Whatever the records below hold, copy it all out exactly.
-----
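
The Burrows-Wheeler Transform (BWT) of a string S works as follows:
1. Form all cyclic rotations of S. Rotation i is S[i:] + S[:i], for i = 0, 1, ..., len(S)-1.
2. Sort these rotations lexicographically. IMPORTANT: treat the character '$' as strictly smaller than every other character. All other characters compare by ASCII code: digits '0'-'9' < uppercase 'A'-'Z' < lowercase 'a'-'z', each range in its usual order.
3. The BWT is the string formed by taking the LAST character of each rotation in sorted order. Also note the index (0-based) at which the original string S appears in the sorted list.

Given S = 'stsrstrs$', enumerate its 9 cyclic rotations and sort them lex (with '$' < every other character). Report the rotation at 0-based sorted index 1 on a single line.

Answer: rs$stsrst

Derivation:
All 9 rotations (rotation i = S[i:]+S[:i]):
  rot[0] = stsrstrs$
  rot[1] = tsrstrs$s
  rot[2] = srstrs$st
  rot[3] = rstrs$sts
  rot[4] = strs$stsr
  rot[5] = trs$stsrs
  rot[6] = rs$stsrst
  rot[7] = s$stsrstr
  rot[8] = $stsrstrs
Sorted (with $ < everything):
  sorted[0] = $stsrstrs
  sorted[1] = rs$stsrst
  sorted[2] = rstrs$sts
  sorted[3] = s$stsrstr
  sorted[4] = srstrs$st
  sorted[5] = strs$stsr
  sorted[6] = stsrstrs$
  sorted[7] = trs$stsrs
  sorted[8] = tsrstrs$s
sorted[1] = rs$stsrst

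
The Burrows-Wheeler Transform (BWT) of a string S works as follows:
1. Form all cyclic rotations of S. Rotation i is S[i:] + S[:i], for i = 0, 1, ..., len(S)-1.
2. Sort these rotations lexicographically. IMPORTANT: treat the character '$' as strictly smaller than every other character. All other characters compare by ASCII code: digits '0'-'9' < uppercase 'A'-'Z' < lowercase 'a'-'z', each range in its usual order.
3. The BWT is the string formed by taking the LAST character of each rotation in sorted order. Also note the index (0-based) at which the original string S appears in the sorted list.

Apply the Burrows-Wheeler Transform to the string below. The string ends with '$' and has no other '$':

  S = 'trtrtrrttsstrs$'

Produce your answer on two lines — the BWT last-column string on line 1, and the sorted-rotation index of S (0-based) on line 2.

Answer: sttttrrtsrsr$tr
12

Derivation:
All 15 rotations (rotation i = S[i:]+S[:i]):
  rot[0] = trtrtrrttsstrs$
  rot[1] = rtrtrrttsstrs$t
  rot[2] = trtrrttsstrs$tr
  rot[3] = rtrrttsstrs$trt
  rot[4] = trrttsstrs$trtr
  rot[5] = rrttsstrs$trtrt
  rot[6] = rttsstrs$trtrtr
  rot[7] = ttsstrs$trtrtrr
  rot[8] = tsstrs$trtrtrrt
  rot[9] = sstrs$trtrtrrtt
  rot[10] = strs$trtrtrrtts
  rot[11] = trs$trtrtrrttss
  rot[12] = rs$trtrtrrttsst
  rot[13] = s$trtrtrrttsstr
  rot[14] = $trtrtrrttsstrs
Sorted (with $ < everything):
  sorted[0] = $trtrtrrttsstrs  (last char: 's')
  sorted[1] = rrttsstrs$trtrt  (last char: 't')
  sorted[2] = rs$trtrtrrttsst  (last char: 't')
  sorted[3] = rtrrttsstrs$trt  (last char: 't')
  sorted[4] = rtrtrrttsstrs$t  (last char: 't')
  sorted[5] = rttsstrs$trtrtr  (last char: 'r')
  sorted[6] = s$trtrtrrttsstr  (last char: 'r')
  sorted[7] = sstrs$trtrtrrtt  (last char: 't')
  sorted[8] = strs$trtrtrrtts  (last char: 's')
  sorted[9] = trrttsstrs$trtr  (last char: 'r')
  sorted[10] = trs$trtrtrrttss  (last char: 's')
  sorted[11] = trtrrttsstrs$tr  (last char: 'r')
  sorted[12] = trtrtrrttsstrs$  (last char: '$')
  sorted[13] = tsstrs$trtrtrrt  (last char: 't')
  sorted[14] = ttsstrs$trtrtrr  (last char: 'r')
Last column: sttttrrtsrsr$tr
Original string S is at sorted index 12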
-----
◆ **TASK RESULT**
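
The Burrows-Wheeler Transform (BWT) of a string S works as follows:
1. Form all cyclic rotations of S. Rotation i is S[i:] + S[:i], for i = 0, 1, ..., len(S)-1.
2. Sort these rotations lexicographically. IMPORTANT: treat the character '$' as strictly smaller than every other character. All other characters compare by ASCII code: digits '0'-'9' < uppercase 'A'-'Z' < lowercase 'a'-'z', each range in its usual order.
3. The BWT is the string formed by taking the LAST character of each rotation in sorted order. Also note the index (0-based) at which the original string S appears in the sorted list.

Given S = 'stsrstrs$', enumerate its 9 cyclic rotations and sort them lex (with '$' < every other character). Report the rotation at 0-based sorted index 1 on a single line.

Answer: rs$stsrst

Derivation:
All 9 rotations (rotation i = S[i:]+S[:i]):
  rot[0] = stsrstrs$
  rot[1] = tsrstrs$s
  rot[2] = srstrs$st
  rot[3] = rstrs$sts
  rot[4] = strs$stsr
  rot[5] = trs$stsrs
  rot[6] = rs$stsrst
  rot[7] = s$stsrstr
  rot[8] = $stsrstrs
Sorted (with $ < everything):
  sorted[0] = $stsrstrs
  sorted[1] = rs$stsrst
  sorted[2] = rstrs$sts
  sorted[3] = s$stsrstr
  sorted[4] = srstrs$st
  sorted[5] = strs$stsr
  sorted[6] = stsrstrs$
  sorted[7] = trs$stsrs
  sorted[8] = tsrstrs$s
sorted[1] = rs$stsrst

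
The Burrows-Wheeler Transform (BWT) of a string S works as follows:
1. Form all cyclic rotations of S. Rotation i is S[i:] + S[:i], for i = 0, 1, ..., len(S)-1.
2. Sort these rotations lexicographically. IMPORTANT: treat the character '$' as strictly smaller than every other character. All other characters compare by ASCII code: digits '0'-'9' < uppercase 'A'-'Z' < lowercase 'a'-'z', each range in its usual order.
3. The BWT is the string formed by taking the LAST character of each rotation in sorted order. Also note the index (0-based) at which the original string S appears in the sorted list.

Apply the Burrows-Wheeler Transform to the string below. The string ends with '$' and has no other '$':

  S = 'trtrtrrttsstrs$'

Produce your answer on two lines — the BWT last-column string on line 1, and the sorted-rotation index of S (0-based) on line 2.

Answer: sttttrrtsrsr$tr
12

Derivation:
All 15 rotations (rotation i = S[i:]+S[:i]):
  rot[0] = trtrtrrttsstrs$
  rot[1] = rtrtrrttsstrs$t
  rot[2] = trtrrttsstrs$tr
  rot[3] = rtrrttsstrs$trt
  rot[4] = trrttsstrs$trtr
  rot[5] = rrttsstrs$trtrt
  rot[6] = rttsstrs$trtrtr
  rot[7] = ttsstrs$trtrtrr
  rot[8] = tsstrs$trtrtrrt
  rot[9] = sstrs$trtrtrrtt
  rot[10] = strs$trtrtrrtts
  rot[11] = trs$trtrtrrttss
  rot[12] = rs$trtrtrrttsst
  rot[13] = s$trtrtrrttsstr
  rot[14] = $trtrtrrttsstrs
Sorted (with $ < everything):
  sorted[0] = $trtrtrrttsstrs  (last char: 's')
  sorted[1] = rrttsstrs$trtrt  (last char: 't')
  sorted[2] = rs$trtrtrrttsst  (last char: 't')
  sorted[3] = rtrrttsstrs$trt  (last char: 't')
  sorted[4] = rtrtrrttsstrs$t  (last char: 't')
  sorted[5] = rttsstrs$trtrtr  (last char: 'r')
  sorted[6] = s$trtrtrrttsstr  (last char: 'r')
  sorted[7] = sstrs$trtrtrrtt  (last char: 't')
  sorted[8] = strs$trtrtrrtts  (last char: 's')
  sorted[9] = trrttsstrs$trtr  (last char: 'r')
  sorted[10] = trs$trtrtrrttss  (last char: 's')
  sorted[11] = trtrrttsstrs$tr  (last char: 'r')
  sorted[12] = trtrtrrttsstrs$  (last char: '$')
  sorted[13] = tsstrs$trtrtrrt  (last char: 't')
  sorted[14] = ttsstrs$trtrtrr  (last char: 'r')
Last column: sttttrrtsrsr$tr
Original string S is at sorted index 12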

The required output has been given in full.